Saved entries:
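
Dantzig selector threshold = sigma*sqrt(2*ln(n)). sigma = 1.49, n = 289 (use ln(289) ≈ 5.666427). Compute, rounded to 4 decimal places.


ln(289) ≈ 5.666427.
2*ln(n) ≈ 11.332854.
sqrt(2*ln(n)) ≈ sqrt(11.332854) ≈ 3.36643.
threshold ≈ 1.49*3.36643 = 5.0159807 ≈ 5.0160.

5.0160


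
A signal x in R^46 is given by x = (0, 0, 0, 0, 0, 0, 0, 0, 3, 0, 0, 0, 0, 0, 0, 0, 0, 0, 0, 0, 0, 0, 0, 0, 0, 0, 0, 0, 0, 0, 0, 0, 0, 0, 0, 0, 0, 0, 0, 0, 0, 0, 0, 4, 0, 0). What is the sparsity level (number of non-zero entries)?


Non-zero positions: [8, 43].
Sparsity = 2.

2


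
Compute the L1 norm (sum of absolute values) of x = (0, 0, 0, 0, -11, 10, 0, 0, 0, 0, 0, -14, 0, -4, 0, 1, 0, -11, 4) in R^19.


Non-zero entries: [(4, -11), (5, 10), (11, -14), (13, -4), (15, 1), (17, -11), (18, 4)]
Absolute values: [11, 10, 14, 4, 1, 11, 4]
||x||_1 = sum = 55.

55


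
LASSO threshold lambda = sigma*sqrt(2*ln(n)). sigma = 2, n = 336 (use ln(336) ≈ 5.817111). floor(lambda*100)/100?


ln(336) ≈ 5.817111.
2*ln(n) ≈ 11.634222.
sqrt(2*ln(n)) ≈ sqrt(11.634222) ≈ 3.410898.
lambda ≈ 2*3.410898 = 6.821796.
floor(lambda*100)/100 = 6.82.

6.82


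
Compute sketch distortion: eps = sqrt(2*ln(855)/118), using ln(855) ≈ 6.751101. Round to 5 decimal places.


ln(855) ≈ 6.751101.
2*ln(N)/m ≈ 2*6.751101/118 ≈ 0.11442544.
eps = sqrt(0.11442544) ≈ 0.3382683 ≈ 0.33827.

0.33827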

> _Try it_:
The line containing "LASSO threshold lambda" opens the range, and the last line of the entries closes it; copy that range exactly.

> _Answer space_:
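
LASSO threshold lambda = sigma*sqrt(2*ln(n)). sigma = 2, n = 336 (use ln(336) ≈ 5.817111). floor(lambda*100)/100?


ln(336) ≈ 5.817111.
2*ln(n) ≈ 11.634222.
sqrt(2*ln(n)) ≈ sqrt(11.634222) ≈ 3.410898.
lambda ≈ 2*3.410898 = 6.821796.
floor(lambda*100)/100 = 6.82.

6.82


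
Compute sketch distortion: eps = sqrt(2*ln(855)/118), using ln(855) ≈ 6.751101. Round to 5 decimal places.


ln(855) ≈ 6.751101.
2*ln(N)/m ≈ 2*6.751101/118 ≈ 0.11442544.
eps = sqrt(0.11442544) ≈ 0.3382683 ≈ 0.33827.

0.33827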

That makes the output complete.